* Problem details
Report only how many lines below include "Answer".

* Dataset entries
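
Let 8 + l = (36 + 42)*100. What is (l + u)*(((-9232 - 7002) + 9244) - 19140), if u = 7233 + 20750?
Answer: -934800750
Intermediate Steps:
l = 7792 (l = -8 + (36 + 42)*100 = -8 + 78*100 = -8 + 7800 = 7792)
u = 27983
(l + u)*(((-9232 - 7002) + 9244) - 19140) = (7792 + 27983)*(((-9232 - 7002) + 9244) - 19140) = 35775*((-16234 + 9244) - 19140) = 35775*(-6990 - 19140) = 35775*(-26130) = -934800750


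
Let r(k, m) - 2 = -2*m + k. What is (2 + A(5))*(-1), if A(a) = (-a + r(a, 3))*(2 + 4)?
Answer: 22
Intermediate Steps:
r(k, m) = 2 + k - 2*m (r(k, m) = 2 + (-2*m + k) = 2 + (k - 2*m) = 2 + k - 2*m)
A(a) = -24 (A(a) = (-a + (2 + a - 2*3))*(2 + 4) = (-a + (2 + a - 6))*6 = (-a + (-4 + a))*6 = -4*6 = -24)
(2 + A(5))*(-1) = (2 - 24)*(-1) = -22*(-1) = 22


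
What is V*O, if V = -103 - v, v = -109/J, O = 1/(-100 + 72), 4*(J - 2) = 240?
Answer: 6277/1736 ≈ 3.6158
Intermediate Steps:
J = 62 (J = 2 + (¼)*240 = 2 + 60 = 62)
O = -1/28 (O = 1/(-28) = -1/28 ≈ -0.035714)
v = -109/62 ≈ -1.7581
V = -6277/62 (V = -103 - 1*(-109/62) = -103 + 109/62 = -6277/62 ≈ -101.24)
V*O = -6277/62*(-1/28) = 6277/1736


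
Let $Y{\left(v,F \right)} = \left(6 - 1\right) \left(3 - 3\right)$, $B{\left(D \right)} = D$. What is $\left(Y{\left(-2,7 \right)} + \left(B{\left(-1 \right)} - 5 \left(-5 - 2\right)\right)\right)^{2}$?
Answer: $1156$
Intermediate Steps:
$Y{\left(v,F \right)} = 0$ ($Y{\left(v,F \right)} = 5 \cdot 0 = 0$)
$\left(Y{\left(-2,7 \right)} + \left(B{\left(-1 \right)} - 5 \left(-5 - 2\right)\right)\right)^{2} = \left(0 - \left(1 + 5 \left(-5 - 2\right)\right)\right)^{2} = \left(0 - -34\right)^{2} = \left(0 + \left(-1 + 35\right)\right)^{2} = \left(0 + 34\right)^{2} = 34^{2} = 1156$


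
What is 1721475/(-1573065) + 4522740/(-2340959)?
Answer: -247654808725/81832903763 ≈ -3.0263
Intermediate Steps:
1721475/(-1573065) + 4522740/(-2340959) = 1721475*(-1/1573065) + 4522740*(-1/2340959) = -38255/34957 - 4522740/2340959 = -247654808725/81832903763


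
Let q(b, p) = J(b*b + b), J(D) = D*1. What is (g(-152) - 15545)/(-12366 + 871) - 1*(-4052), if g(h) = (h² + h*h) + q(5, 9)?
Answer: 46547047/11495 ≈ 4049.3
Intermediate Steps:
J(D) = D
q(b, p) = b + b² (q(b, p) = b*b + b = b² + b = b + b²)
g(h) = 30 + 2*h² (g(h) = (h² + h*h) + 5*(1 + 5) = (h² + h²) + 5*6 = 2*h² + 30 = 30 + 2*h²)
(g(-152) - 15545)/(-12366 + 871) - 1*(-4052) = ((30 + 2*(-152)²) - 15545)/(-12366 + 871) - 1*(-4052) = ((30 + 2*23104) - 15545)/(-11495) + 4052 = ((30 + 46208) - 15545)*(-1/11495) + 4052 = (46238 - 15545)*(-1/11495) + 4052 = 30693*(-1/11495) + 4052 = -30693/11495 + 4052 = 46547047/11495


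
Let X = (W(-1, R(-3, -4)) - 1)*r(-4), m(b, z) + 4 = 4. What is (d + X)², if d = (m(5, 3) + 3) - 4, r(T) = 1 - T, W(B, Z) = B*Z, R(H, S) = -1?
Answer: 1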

* Response area
7